EXERCISE REQUIREMENTS: Every line that contains "students" must be located and copied from the data.

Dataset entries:
== Segment start ==

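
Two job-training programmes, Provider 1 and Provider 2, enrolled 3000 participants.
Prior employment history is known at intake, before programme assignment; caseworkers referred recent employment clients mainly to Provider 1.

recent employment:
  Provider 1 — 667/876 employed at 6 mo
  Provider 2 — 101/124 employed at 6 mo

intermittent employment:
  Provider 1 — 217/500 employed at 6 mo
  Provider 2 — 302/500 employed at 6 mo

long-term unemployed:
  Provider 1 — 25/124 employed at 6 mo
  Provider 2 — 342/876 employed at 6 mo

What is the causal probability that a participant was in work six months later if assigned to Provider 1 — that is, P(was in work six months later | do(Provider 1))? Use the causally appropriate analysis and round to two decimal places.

0.47

The stratified and pooled comparisons disagree (Provider 2 wins within each prior employment history; Provider 1 wins overall), so the answer turns on the causal role of prior employment history.
Since prior employment history is a pre-existing factor (not a product of the programme) and it affects the outcome on its own, it is a confounder. The stratified rates, not the pooled rate, identify the causal effect.
Standardising Provider 1 to the population prior employment history mix: 0.333·667/876 + 0.333·217/500 + 0.333·25/124 = 0.466.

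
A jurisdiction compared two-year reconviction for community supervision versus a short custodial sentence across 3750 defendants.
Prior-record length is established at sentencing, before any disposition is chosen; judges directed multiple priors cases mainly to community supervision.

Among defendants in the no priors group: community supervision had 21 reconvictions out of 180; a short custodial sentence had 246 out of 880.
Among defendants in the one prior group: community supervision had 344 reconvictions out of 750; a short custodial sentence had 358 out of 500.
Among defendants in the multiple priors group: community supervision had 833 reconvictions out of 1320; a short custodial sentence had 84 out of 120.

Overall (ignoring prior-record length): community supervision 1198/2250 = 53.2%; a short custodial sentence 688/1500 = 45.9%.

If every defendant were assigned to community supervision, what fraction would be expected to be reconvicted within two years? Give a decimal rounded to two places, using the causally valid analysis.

The prior-record length-specific comparison favours community supervision throughout, but the pooled figures favour a short custodial sentence. The question is whether to condition on prior-record length.
Since prior-record length is a pre-existing factor (not a product of the disposition) and it affects the outcome on its own, it is a confounder. The stratified rates, not the pooled rate, identify the causal effect.
Standardising community supervision to the population prior-record length mix: 0.283·21/180 + 0.333·344/750 + 0.384·833/1320 = 0.428.

0.43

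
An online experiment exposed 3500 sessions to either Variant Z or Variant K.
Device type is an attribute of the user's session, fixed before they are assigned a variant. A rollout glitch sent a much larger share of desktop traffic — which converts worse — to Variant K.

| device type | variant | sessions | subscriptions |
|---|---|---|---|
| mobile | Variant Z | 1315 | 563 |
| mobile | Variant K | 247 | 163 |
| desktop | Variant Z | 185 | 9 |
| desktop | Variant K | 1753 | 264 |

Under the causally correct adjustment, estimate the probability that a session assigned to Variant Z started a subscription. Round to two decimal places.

0.22

The stratified and pooled comparisons disagree (Variant K wins within each device type; Variant Z wins overall), so the answer turns on the causal role of device type.
The imbalance in device type arose from how sessions were allocated, not from anything the variant did; and device type independently affects the outcome. The pooled gap is confounded — condition on device type.
Standardising Variant Z to the population device type mix: 0.446·563/1315 + 0.554·9/185 = 0.218.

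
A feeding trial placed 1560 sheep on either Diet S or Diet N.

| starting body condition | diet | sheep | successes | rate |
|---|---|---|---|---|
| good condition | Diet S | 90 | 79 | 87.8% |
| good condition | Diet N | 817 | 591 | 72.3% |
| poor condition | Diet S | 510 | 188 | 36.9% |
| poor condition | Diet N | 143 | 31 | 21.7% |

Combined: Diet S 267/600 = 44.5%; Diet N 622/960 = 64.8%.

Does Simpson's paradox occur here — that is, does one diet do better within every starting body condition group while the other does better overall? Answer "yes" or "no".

Within each starting body condition level (good condition 87.8% vs 72.3%; poor condition 36.9% vs 21.7%), Diet S has the higher rate every time. Pooled: 44.5% vs 64.8% — Diet N has the higher rate overall. The two comparisons disagree.

yes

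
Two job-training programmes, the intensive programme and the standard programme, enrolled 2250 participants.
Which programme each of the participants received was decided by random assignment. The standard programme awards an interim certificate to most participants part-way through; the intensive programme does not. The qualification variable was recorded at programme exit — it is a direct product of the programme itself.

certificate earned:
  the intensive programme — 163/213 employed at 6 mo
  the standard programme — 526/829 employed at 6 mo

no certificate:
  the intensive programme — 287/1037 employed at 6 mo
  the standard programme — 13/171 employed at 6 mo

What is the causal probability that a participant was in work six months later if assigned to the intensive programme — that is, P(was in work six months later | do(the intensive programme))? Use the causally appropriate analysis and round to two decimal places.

0.36

Because the programme influences qualification attained during the programme, qualification attained during the programme is a post-treatment mediator, not a confounder. Stratifying on it would bias the estimate; the causal effect is the crude pooled difference.
So P(outcome | do(the intensive programme)) is just the pooled rate for the intensive programme: 450/1250 = 0.360.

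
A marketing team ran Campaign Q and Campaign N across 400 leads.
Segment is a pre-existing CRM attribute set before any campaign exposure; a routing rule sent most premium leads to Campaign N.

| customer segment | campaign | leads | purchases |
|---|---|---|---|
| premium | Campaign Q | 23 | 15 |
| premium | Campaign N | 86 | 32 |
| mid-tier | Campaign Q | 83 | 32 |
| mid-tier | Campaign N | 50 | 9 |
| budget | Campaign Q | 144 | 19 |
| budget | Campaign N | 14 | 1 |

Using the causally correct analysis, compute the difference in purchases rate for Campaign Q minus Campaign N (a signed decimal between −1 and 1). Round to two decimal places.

Within every customer segment level Campaign Q has the higher rate, yet pooled Campaign N does — Simpson's reversal.
Since customer segment is a pre-existing factor (not a product of the campaign) and it affects the outcome on its own, it is a confounder. The stratified rates, not the pooled rate, identify the causal effect.
Adjusting over the population distribution of customer segment: 0.273·(0.652−0.372) + 0.333·(0.386−0.180) + 0.395·(0.132−0.071) = +0.169.

+0.17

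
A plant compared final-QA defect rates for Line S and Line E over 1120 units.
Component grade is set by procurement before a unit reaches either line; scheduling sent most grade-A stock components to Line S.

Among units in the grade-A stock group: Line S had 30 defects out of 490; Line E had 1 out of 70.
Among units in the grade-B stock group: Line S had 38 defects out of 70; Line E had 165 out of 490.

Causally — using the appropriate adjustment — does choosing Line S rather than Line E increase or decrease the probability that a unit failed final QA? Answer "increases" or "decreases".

Nothing the line does changes component grade; the imbalance is an allocation artefact. With component grade also predicting the outcome, the pooled figure is confounded, and the within-stratum comparison is the causal one.
Within each level — grade-A stock: 6.1% vs 1.4%; grade-B stock: 54.3% vs 33.7% — Line E is lower every time.

increases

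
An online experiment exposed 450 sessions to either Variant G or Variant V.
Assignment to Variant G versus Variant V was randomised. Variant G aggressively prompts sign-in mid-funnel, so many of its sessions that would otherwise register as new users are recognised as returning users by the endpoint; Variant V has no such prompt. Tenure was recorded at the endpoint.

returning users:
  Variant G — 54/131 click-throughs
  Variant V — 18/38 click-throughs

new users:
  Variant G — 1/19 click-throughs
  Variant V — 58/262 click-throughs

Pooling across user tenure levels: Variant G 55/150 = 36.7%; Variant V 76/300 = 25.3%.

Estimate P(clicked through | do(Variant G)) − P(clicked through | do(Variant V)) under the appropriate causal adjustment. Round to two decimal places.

+0.11

The user tenure-specific comparison favours Variant V throughout, but the pooled figures favour Variant G. The question is whether to condition on user tenure.
User tenure lies on the pathway variant → user tenure → outcome, so adjusting for it blocks the indirect effect. For the total causal effect of variant, use the unadjusted pooled rates.
The causal difference is the pooled difference: 0.367 − 0.253 = +0.113.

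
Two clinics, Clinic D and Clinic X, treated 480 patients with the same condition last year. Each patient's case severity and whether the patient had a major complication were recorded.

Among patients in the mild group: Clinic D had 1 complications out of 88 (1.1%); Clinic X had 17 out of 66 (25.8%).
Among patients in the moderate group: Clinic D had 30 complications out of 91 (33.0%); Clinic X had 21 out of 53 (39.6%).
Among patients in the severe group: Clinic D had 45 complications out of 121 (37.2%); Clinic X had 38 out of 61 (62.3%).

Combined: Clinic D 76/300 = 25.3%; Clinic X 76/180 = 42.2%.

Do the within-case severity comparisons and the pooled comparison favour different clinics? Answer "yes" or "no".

no

Within each case severity level (mild 1.1% vs 25.8%; moderate 33.0% vs 39.6%; severe 37.2% vs 62.3%), Clinic D has the lower rate every time. Pooled: 25.3% vs 42.2% — Clinic D has the lower rate overall. They agree.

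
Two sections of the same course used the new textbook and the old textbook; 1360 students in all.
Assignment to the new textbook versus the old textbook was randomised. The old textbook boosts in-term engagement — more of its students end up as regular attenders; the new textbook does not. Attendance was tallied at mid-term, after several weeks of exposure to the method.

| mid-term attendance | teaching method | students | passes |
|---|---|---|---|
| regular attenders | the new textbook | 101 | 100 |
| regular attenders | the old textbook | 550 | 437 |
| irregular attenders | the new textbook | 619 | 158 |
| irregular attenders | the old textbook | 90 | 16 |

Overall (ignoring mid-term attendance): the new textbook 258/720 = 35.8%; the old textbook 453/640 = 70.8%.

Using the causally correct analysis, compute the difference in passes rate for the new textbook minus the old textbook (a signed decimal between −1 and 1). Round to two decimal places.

-0.35

Mid-term attendance is downstream of the teaching method. One should not condition on a consequence of treatment, so the overall rates are the right comparison.
The causal difference is the pooled difference: 0.358 − 0.708 = -0.349.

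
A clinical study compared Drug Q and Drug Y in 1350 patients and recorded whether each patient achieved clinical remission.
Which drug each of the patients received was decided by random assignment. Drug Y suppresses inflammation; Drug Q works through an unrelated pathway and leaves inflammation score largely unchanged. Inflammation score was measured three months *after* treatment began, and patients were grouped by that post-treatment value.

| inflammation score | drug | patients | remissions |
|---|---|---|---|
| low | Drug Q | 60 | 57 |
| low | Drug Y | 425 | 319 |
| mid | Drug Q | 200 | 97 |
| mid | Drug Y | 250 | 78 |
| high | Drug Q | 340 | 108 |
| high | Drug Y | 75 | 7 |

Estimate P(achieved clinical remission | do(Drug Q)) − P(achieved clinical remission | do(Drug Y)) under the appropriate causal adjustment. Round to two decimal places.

-0.10

Drug Q is higher inside every inflammation score stratum but Drug Y is higher in aggregate. Whether to stratify depends on how inflammation score relates to the drug.
Stratifying would compare drugs among patients the drugs themselves sorted into inflammation score groups — a form of selection on an intermediate. The unconditioned pooled rates give the total causal effect.
The causal difference is the pooled difference: 0.437 − 0.539 = -0.102.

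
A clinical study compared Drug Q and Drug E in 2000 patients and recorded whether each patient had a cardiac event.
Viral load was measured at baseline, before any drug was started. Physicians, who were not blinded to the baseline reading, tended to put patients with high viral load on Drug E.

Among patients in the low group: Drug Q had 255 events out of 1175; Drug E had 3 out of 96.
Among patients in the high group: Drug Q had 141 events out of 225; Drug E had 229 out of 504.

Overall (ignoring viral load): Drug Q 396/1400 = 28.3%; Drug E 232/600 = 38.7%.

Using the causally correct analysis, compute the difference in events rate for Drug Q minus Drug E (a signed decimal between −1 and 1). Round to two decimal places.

The imbalance in viral load arose from how patients were allocated, not from anything the drug did; and viral load independently affects the outcome. The pooled gap is confounded — condition on viral load.
Adjusting over the population distribution of viral load: 0.635·(0.217−0.031) + 0.364·(0.627−0.454) = +0.181.

+0.18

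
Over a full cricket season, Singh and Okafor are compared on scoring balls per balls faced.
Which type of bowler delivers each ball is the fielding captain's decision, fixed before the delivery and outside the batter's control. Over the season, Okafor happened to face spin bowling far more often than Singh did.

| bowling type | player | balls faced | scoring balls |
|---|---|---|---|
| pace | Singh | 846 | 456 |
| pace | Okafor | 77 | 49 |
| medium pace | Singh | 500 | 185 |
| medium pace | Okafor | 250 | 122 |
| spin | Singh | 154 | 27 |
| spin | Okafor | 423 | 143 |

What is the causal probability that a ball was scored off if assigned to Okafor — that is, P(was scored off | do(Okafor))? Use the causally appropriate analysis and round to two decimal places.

0.51

Bowling type differs across players for reasons unrelated to any effect of the player itself, and it separately predicts the outcome — a classic confounder. We must compare within bowling type levels.
Standardising Okafor to the population bowling type mix: 0.410·49/77 + 0.333·122/250 + 0.256·143/423 = 0.510.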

== Segment end ==

REPLY:
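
Two sections of the same course used the new textbook and the old textbook; 1360 students in all.
Assignment to the new textbook versus the old textbook was randomised. The old textbook boosts in-term engagement — more of its students end up as regular attenders; the new textbook does not. Attendance was tallied at mid-term, after several weeks of exposure to the method.
| mid-term attendance | teaching method | students | passes |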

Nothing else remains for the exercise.